**Task description**:
The lines from the top of the records below through the one containing "Let b(x) = (1" are to be transcribed exactly, and nothing else is to be added.

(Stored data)
::::::::

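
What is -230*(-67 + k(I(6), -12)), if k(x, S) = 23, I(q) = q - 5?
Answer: 10120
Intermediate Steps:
I(q) = -5 + q
-230*(-67 + k(I(6), -12)) = -230*(-67 + 23) = -230*(-44) = 10120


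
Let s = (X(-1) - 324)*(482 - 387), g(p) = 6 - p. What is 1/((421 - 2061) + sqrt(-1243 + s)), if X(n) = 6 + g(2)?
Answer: -1640/2720673 - I*sqrt(31073)/2720673 ≈ -0.00060279 - 6.4791e-5*I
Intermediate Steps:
X(n) = 10 (X(n) = 6 + (6 - 1*2) = 6 + (6 - 2) = 6 + 4 = 10)
s = -29830 (s = (10 - 324)*(482 - 387) = -314*95 = -29830)
1/((421 - 2061) + sqrt(-1243 + s)) = 1/((421 - 2061) + sqrt(-1243 - 29830)) = 1/(-1640 + sqrt(-31073)) = 1/(-1640 + I*sqrt(31073))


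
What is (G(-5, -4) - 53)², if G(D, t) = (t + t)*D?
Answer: 169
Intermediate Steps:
G(D, t) = 2*D*t (G(D, t) = (2*t)*D = 2*D*t)
(G(-5, -4) - 53)² = (2*(-5)*(-4) - 53)² = (40 - 53)² = (-13)² = 169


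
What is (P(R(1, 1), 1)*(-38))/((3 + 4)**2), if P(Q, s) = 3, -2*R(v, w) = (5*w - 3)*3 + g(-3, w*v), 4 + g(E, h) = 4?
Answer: -114/49 ≈ -2.3265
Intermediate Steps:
g(E, h) = 0 (g(E, h) = -4 + 4 = 0)
R(v, w) = 9/2 - 15*w/2 (R(v, w) = -((5*w - 3)*3 + 0)/2 = -((-3 + 5*w)*3 + 0)/2 = -((-9 + 15*w) + 0)/2 = -(-9 + 15*w)/2 = 9/2 - 15*w/2)
(P(R(1, 1), 1)*(-38))/((3 + 4)**2) = (3*(-38))/((3 + 4)**2) = -114/(7**2) = -114/49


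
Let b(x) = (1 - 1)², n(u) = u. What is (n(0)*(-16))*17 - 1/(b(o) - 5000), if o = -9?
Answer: 1/5000 ≈ 0.00020000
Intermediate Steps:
b(x) = 0 (b(x) = 0² = 0)
(n(0)*(-16))*17 - 1/(b(o) - 5000) = (0*(-16))*17 - 1/(0 - 5000) = 0*17 - 1/(-5000) = 0 - 1*(-1/5000) = 0 + 1/5000 = 1/5000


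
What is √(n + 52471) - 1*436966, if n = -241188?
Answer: -436966 + 17*I*√653 ≈ -4.3697e+5 + 434.42*I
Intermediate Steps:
√(n + 52471) - 1*436966 = √(-241188 + 52471) - 1*436966 = √(-188717) - 436966 = 17*I*√653 - 436966 = -436966 + 17*I*√653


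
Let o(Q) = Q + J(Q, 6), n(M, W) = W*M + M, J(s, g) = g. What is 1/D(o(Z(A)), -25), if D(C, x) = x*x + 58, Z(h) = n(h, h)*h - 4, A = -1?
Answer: 1/683 ≈ 0.0014641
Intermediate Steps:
n(M, W) = M + M*W (n(M, W) = M*W + M = M + M*W)
Z(h) = -4 + h²*(1 + h) (Z(h) = (h*(1 + h))*h - 4 = h²*(1 + h) - 4 = -4 + h²*(1 + h))
o(Q) = 6 + Q (o(Q) = Q + 6 = 6 + Q)
D(C, x) = 58 + x² (D(C, x) = x² + 58 = 58 + x²)
1/D(o(Z(A)), -25) = 1/(58 + (-25)²) = 1/(58 + 625) = 1/683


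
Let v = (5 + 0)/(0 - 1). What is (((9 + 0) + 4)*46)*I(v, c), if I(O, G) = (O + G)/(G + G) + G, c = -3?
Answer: -2990/3 ≈ -996.67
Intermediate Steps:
v = -5 (v = 5/(-1) = 5*(-1) = -5)
I(O, G) = G + (G + O)/(2*G) (I(O, G) = (G + O)/((2*G)) + G = (G + O)*(1/(2*G)) + G = (G + O)/(2*G) + G = G + (G + O)/(2*G))
(((9 + 0) + 4)*46)*I(v, c) = (((9 + 0) + 4)*46)*(½ - 3 + (½)*(-5)/(-3)) = ((9 + 4)*46)*(½ - 3 + (½)*(-5)*(-⅓)) = (13*46)*(½ - 3 + ⅚) = 598*(-5/3) = -2990/3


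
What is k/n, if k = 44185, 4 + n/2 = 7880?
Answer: 44185/15752 ≈ 2.8050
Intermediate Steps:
n = 15752 (n = -8 + 2*7880 = -8 + 15760 = 15752)
k/n = 44185/15752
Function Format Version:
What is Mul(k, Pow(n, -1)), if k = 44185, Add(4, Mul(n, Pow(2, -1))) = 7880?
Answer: Rational(44185, 15752) ≈ 2.8050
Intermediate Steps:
n = 15752 (n = Add(-8, Mul(2, 7880)) = Add(-8, 15760) = 15752)
Mul(k, Pow(n, -1)) = Mul(44185, Pow(15752, -1)) = Mul(44185, Rational(1, 15752)) = Rational(44185, 15752)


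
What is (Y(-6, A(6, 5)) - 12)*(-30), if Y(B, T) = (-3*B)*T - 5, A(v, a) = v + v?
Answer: -5970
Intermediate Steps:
A(v, a) = 2*v
Y(B, T) = -5 - 3*B*T (Y(B, T) = -3*B*T - 5 = -5 - 3*B*T)
(Y(-6, A(6, 5)) - 12)*(-30) = ((-5 - 3*(-6)*2*6) - 12)*(-30) = ((-5 - 3*(-6)*12) - 12)*(-30) = ((-5 + 216) - 12)*(-30) = (211 - 12)*(-30) = 199*(-30) = -5970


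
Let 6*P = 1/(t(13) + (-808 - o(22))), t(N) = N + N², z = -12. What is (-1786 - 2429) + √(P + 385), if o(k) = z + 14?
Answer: -4215 + √1366539618/1884 ≈ -4195.4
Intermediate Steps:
o(k) = 2 (o(k) = -12 + 14 = 2)
P = -1/3768 (P = 1/(6*(13*(1 + 13) + (-808 - 1*2))) = 1/(6*(13*14 + (-808 - 2))) = 1/(6*(182 - 810)) = (⅙)/(-628) = (⅙)*(-1/628) = -1/3768 ≈ -0.00026539)
(-1786 - 2429) + √(P + 385) = (-1786 - 2429) + √(-1/3768 + 385) = -4215 + √(1450679/3768) = -4215 + √1366539618/1884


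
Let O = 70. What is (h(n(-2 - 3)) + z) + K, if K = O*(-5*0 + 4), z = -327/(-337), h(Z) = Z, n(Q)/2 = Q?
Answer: 91317/337 ≈ 270.97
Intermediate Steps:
n(Q) = 2*Q
z = 327/337 (z = -327*(-1/337) = 327/337 ≈ 0.97033)
K = 280 (K = 70*(-5*0 + 4) = 70*(0 + 4) = 70*4 = 280)
(h(n(-2 - 3)) + z) + K = (2*(-2 - 3) + 327/337) + 280 = (2*(-5) + 327/337) + 280 = (-10 + 327/337) + 280 = -3043/337 + 280 = 91317/337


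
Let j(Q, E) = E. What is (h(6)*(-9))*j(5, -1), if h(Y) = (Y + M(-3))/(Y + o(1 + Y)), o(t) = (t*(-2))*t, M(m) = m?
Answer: -27/92 ≈ -0.29348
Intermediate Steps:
o(t) = -2*t² (o(t) = (-2*t)*t = -2*t²)
h(Y) = (-3 + Y)/(Y - 2*(1 + Y)²) (h(Y) = (Y - 3)/(Y - 2*(1 + Y)²) = (-3 + Y)/(Y - 2*(1 + Y)²))
(h(6)*(-9))*j(5, -1) = (((-3 + 6)/(6 - 2*(1 + 6)²))*(-9))*(-1) = ((3/(6 - 2*7²))*(-9))*(-1) = ((3/(6 - 2*49))*(-9))*(-1) = ((3/(6 - 98))*(-9))*(-1) = ((3/(-92))*(-9))*(-1) = (-1/92*3*(-9))*(-1) = -3/92*(-9)*(-1) = (27/92)*(-1) = -27/92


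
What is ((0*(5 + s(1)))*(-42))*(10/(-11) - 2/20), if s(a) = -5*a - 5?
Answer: 0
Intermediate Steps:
s(a) = -5 - 5*a
((0*(5 + s(1)))*(-42))*(10/(-11) - 2/20) = ((0*(5 + (-5 - 5*1)))*(-42))*(10/(-11) - 2/20) = ((0*(5 + (-5 - 5)))*(-42))*(10*(-1/11) - 2*1/20) = ((0*(5 - 10))*(-42))*(-10/11 - 1/10) = ((0*(-5))*(-42))*(-111/110) = (0*(-42))*(-111/110) = 0*(-111/110) = 0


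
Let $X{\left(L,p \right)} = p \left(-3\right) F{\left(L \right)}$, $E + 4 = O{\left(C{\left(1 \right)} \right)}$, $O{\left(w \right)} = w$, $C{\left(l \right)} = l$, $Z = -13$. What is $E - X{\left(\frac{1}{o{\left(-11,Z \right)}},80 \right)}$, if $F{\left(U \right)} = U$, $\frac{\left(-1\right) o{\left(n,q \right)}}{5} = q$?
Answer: $\frac{9}{13} \approx 0.69231$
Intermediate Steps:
$o{\left(n,q \right)} = - 5 q$
$E = -3$ ($E = -4 + 1 = -3$)
$X{\left(L,p \right)} = - 3 L p$ ($X{\left(L,p \right)} = p \left(-3\right) L = - 3 p L = - 3 L p$)
$E - X{\left(\frac{1}{o{\left(-11,Z \right)}},80 \right)} = -3 - \left(-3\right) \frac{1}{\left(-5\right) \left(-13\right)} 80 = -3 - \left(-3\right) \frac{1}{65} \cdot 80 = -3 - - \frac{48}{13} = -3 + \frac{48}{13} = \frac{9}{13}$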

::::::::

**Answer space**:
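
What is -230*(-67 + k(I(6), -12)), if k(x, S) = 23, I(q) = q - 5?
Answer: 10120
Intermediate Steps:
I(q) = -5 + q
-230*(-67 + k(I(6), -12)) = -230*(-67 + 23) = -230*(-44) = 10120


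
Let s = (X(-1) - 324)*(482 - 387), g(p) = 6 - p. What is 1/((421 - 2061) + sqrt(-1243 + s)), if X(n) = 6 + g(2)?
Answer: -1640/2720673 - I*sqrt(31073)/2720673 ≈ -0.00060279 - 6.4791e-5*I
Intermediate Steps:
X(n) = 10 (X(n) = 6 + (6 - 1*2) = 6 + (6 - 2) = 6 + 4 = 10)
s = -29830 (s = (10 - 324)*(482 - 387) = -314*95 = -29830)
1/((421 - 2061) + sqrt(-1243 + s)) = 1/((421 - 2061) + sqrt(-1243 - 29830)) = 1/(-1640 + sqrt(-31073)) = 1/(-1640 + I*sqrt(31073))


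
What is (G(-5, -4) - 53)², if G(D, t) = (t + t)*D?
Answer: 169
Intermediate Steps:
G(D, t) = 2*D*t (G(D, t) = (2*t)*D = 2*D*t)
(G(-5, -4) - 53)² = (2*(-5)*(-4) - 53)² = (40 - 53)² = (-13)² = 169


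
What is (P(R(1, 1), 1)*(-38))/((3 + 4)**2), if P(Q, s) = 3, -2*R(v, w) = (5*w - 3)*3 + g(-3, w*v), 4 + g(E, h) = 4?
Answer: -114/49 ≈ -2.3265
Intermediate Steps:
g(E, h) = 0 (g(E, h) = -4 + 4 = 0)
R(v, w) = 9/2 - 15*w/2 (R(v, w) = -((5*w - 3)*3 + 0)/2 = -((-3 + 5*w)*3 + 0)/2 = -((-9 + 15*w) + 0)/2 = -(-9 + 15*w)/2 = 9/2 - 15*w/2)
(P(R(1, 1), 1)*(-38))/((3 + 4)**2) = (3*(-38))/((3 + 4)**2) = -114/(7**2) = -114/49


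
Let b(x) = (1 - 1)², n(u) = u. What is (n(0)*(-16))*17 - 1/(b(o) - 5000), if o = -9?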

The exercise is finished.